* DIRECTIONS
You are to retype all of the data exactly as it appears.

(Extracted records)
* * *

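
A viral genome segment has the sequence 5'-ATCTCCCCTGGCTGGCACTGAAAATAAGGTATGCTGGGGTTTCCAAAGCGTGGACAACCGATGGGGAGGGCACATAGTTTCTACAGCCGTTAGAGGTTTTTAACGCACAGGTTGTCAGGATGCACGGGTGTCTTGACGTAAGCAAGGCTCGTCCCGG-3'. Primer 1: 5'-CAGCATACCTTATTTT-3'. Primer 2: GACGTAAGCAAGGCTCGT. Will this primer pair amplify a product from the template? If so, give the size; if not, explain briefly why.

No product — the primers' 3' ends point away from each other.

Primer 1 (CAGCATACCTTATTTT) has reverse complement AAAATAAGGTATGCTG, which matches the top strand at positions 21–36; primer 1 anneals to the top strand there with its 3' end pointing upstream toward position 21.
Primer 2 (GACGTAAGCAAGGCTCGT) matches the top strand directly at positions 135–152; it anneals to the bottom strand with its 3' end pointing downstream toward position 152.
The 3' ends diverge (primer 1 extends toward position 1, primer 2 toward position 157), so the primers never converge on a shared product.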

* * *

* RESPONSE
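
A viral genome segment has the sequence 5'-ATCTCCCCTGGCTGGCACTGAAAATAAGGTATGCTGGGGTTTCCAAAGCGTGGACAACCGATGGGGAGGGCACATAGTTTCTACAGCCGTTAGAGGTTTTTAACGCACAGGTTGTCAGGATGCACGGGTGTCTTGACGTAAGCAAGGCTCGTCCCGG-3'. Primer 1: 5'-CAGCATACCTTATTTT-3'. Primer 2: GACGTAAGCAAGGCTCGT. Will this primer pair amplify a product from the template? If so, give the size; if not, explain briefly why.

No product — the primers' 3' ends point away from each other.

Primer 1 (CAGCATACCTTATTTT) has reverse complement AAAATAAGGTATGCTG, which matches the top strand at positions 21–36; primer 1 anneals to the top strand there with its 3' end pointing upstream toward position 21.
Primer 2 (GACGTAAGCAAGGCTCGT) matches the top strand directly at positions 135–152; it anneals to the bottom strand with its 3' end pointing downstream toward position 152.
The 3' ends diverge (primer 1 extends toward position 1, primer 2 toward position 157), so the primers never converge on a shared product.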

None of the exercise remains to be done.